### [Records for this exercise]
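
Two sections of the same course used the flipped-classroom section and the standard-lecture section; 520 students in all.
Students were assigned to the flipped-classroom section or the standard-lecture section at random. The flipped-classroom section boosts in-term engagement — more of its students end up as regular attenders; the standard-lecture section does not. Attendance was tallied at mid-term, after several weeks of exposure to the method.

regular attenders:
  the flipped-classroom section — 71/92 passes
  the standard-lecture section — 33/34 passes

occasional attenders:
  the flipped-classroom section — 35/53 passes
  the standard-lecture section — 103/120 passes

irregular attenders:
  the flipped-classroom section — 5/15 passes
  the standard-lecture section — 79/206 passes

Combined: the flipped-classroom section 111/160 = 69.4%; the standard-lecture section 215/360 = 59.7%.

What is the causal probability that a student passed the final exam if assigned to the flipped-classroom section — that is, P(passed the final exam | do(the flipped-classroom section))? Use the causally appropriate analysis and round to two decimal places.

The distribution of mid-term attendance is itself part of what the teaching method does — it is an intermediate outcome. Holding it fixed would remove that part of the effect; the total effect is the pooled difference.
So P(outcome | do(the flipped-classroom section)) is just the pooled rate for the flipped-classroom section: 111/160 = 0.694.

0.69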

### [Requirement]
Starting at the top of the listing above, repeat every line exactly until the line that contains "the flipped-classroom section — 71/92" has been repeated too.

### [Task response]
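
Two sections of the same course used the flipped-classroom section and the standard-lecture section; 520 students in all.
Students were assigned to the flipped-classroom section or the standard-lecture section at random. The flipped-classroom section boosts in-term engagement — more of its students end up as regular attenders; the standard-lecture section does not. Attendance was tallied at mid-term, after several weeks of exposure to the method.

regular attenders:
  the flipped-classroom section — 71/92 passes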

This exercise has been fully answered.